**Task requirements**:
Starting with the first line and ending with the line that holds "E2 = π[e,w,v,d]((σ[d<8](R)", repeat the material exactly.

━━━━━━

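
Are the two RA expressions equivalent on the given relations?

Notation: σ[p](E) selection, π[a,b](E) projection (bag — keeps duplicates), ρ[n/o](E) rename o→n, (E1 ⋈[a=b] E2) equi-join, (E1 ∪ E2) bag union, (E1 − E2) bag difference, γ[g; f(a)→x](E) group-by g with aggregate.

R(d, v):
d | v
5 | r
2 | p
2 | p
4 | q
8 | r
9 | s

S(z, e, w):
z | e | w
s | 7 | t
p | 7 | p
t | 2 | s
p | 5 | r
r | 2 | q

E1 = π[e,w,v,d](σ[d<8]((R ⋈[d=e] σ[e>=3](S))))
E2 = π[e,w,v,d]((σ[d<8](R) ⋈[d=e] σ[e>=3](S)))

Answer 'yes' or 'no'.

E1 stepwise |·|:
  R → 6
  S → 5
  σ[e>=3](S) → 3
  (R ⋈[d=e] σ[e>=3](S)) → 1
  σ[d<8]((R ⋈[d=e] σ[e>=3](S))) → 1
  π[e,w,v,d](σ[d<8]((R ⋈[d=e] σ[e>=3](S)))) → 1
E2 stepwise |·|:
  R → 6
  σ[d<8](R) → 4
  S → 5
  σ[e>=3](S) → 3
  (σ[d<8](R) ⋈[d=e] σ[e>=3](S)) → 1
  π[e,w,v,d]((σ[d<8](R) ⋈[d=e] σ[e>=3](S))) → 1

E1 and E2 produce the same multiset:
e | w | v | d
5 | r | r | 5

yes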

━━━━━━

**Task response**:
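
Are the two RA expressions equivalent on the given relations?

Notation: σ[p](E) selection, π[a,b](E) projection (bag — keeps duplicates), ρ[n/o](E) rename o→n, (E1 ⋈[a=b] E2) equi-join, (E1 ∪ E2) bag union, (E1 − E2) bag difference, γ[g; f(a)→x](E) group-by g with aggregate.

R(d, v):
d | v
5 | r
2 | p
2 | p
4 | q
8 | r
9 | s

S(z, e, w):
z | e | w
s | 7 | t
p | 7 | p
t | 2 | s
p | 5 | r
r | 2 | q

E1 = π[e,w,v,d](σ[d<8]((R ⋈[d=e] σ[e>=3](S))))
E2 = π[e,w,v,d]((σ[d<8](R) ⋈[d=e] σ[e>=3](S)))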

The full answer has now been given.